- REQUIRED WORK
For the material below, return exactly the lines starting at the line containing "((2 9 7) * (1 7" and ending at the line containing "((2 11 13 16)", both ends included, and no others.

(Beginning of INPUT DATA)

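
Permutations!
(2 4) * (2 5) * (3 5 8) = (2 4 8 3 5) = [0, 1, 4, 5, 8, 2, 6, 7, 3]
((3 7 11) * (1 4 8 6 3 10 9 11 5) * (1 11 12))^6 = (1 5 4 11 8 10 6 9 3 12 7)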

(End of INPUT DATA)
(Beginning of INPUT DATA)

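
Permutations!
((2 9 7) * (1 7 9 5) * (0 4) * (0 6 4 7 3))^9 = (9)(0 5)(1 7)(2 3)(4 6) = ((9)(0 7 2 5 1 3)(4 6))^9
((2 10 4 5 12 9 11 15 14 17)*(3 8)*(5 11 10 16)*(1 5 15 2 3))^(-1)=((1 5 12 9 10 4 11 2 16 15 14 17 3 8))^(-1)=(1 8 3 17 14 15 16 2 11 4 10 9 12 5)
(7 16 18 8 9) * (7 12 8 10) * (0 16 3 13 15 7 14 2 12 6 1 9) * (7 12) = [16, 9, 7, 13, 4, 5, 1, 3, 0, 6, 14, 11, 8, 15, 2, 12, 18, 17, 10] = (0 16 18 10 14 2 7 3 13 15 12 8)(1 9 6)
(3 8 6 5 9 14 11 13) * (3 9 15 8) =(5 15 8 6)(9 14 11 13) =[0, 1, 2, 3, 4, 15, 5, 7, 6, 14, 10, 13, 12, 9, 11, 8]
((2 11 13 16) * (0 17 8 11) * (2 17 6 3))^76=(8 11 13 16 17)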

(End of INPUT DATA)
(Beginning of INPUT DATA)

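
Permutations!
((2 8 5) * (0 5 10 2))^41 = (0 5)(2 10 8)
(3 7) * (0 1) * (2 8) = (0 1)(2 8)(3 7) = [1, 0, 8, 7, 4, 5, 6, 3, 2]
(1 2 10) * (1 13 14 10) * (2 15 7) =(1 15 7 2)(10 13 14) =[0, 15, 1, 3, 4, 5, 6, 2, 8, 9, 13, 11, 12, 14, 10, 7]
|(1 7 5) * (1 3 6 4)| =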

(End of INPUT DATA)

- TASK ANSWER
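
((2 9 7) * (1 7 9 5) * (0 4) * (0 6 4 7 3))^9 = (9)(0 5)(1 7)(2 3)(4 6) = ((9)(0 7 2 5 1 3)(4 6))^9
((2 10 4 5 12 9 11 15 14 17)*(3 8)*(5 11 10 16)*(1 5 15 2 3))^(-1)=((1 5 12 9 10 4 11 2 16 15 14 17 3 8))^(-1)=(1 8 3 17 14 15 16 2 11 4 10 9 12 5)
(7 16 18 8 9) * (7 12 8 10) * (0 16 3 13 15 7 14 2 12 6 1 9) * (7 12) = [16, 9, 7, 13, 4, 5, 1, 3, 0, 6, 14, 11, 8, 15, 2, 12, 18, 17, 10] = (0 16 18 10 14 2 7 3 13 15 12 8)(1 9 6)
(3 8 6 5 9 14 11 13) * (3 9 15 8) =(5 15 8 6)(9 14 11 13) =[0, 1, 2, 3, 4, 15, 5, 7, 6, 14, 10, 13, 12, 9, 11, 8]
((2 11 13 16) * (0 17 8 11) * (2 17 6 3))^76=(8 11 13 16 17)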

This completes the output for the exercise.